▸ EXERCISE DATA
□ □ □ □ □ □ □
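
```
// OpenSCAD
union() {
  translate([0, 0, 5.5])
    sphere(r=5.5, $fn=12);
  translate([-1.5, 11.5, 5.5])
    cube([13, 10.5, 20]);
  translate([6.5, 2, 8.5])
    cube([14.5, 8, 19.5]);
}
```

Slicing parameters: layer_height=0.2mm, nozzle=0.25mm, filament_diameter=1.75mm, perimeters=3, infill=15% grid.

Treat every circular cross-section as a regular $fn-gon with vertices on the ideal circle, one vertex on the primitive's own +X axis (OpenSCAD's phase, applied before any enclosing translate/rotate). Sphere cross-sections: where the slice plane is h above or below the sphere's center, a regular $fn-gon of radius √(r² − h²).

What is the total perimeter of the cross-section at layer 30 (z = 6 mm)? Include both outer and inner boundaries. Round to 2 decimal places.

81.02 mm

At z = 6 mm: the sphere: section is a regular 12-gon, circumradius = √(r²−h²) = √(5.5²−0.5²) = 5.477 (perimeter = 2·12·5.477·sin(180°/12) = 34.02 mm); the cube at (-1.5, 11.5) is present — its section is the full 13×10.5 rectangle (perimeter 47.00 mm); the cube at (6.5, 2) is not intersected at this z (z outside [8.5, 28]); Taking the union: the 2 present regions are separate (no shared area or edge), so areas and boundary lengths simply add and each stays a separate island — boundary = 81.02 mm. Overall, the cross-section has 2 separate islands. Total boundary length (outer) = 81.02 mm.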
□ □ □ □ □ □ □
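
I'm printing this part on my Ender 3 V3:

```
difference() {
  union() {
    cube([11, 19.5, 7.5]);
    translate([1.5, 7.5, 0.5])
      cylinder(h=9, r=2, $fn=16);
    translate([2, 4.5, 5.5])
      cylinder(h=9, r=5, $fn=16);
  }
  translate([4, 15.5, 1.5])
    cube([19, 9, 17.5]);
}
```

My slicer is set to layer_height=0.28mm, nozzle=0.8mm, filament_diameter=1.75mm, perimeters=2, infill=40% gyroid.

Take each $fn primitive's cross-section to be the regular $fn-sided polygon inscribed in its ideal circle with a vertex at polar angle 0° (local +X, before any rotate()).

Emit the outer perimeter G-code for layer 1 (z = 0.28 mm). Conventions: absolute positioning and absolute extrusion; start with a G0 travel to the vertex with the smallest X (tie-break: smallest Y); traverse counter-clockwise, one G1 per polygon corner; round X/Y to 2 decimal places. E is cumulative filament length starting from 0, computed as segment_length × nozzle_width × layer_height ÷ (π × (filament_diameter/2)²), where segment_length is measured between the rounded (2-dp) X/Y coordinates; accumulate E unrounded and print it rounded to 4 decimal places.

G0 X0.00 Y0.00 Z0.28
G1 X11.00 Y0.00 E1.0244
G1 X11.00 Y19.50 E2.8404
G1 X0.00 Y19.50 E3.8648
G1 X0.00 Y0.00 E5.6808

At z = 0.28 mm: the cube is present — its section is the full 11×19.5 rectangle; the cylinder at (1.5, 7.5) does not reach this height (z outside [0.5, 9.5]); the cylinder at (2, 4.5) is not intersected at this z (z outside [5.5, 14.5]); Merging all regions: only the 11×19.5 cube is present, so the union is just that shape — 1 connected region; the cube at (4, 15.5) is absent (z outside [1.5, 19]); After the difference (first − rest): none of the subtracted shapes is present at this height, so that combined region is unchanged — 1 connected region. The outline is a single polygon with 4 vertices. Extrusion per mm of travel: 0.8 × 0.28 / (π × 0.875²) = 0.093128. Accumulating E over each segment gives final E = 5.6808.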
□ □ □ □ □ □ □
▸ EXERCISE OBJECTIVE
Scan the entries above and show each line that contains the word "infill".

▸ EXERCISE SOLUTION
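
Slicing parameters: layer_height=0.2mm, nozzle=0.25mm, filament_diameter=1.75mm, perimeters=3, infill=15% grid.
My slicer is set to layer_height=0.28mm, nozzle=0.8mm, filament_diameter=1.75mm, perimeters=2, infill=40% gyroid.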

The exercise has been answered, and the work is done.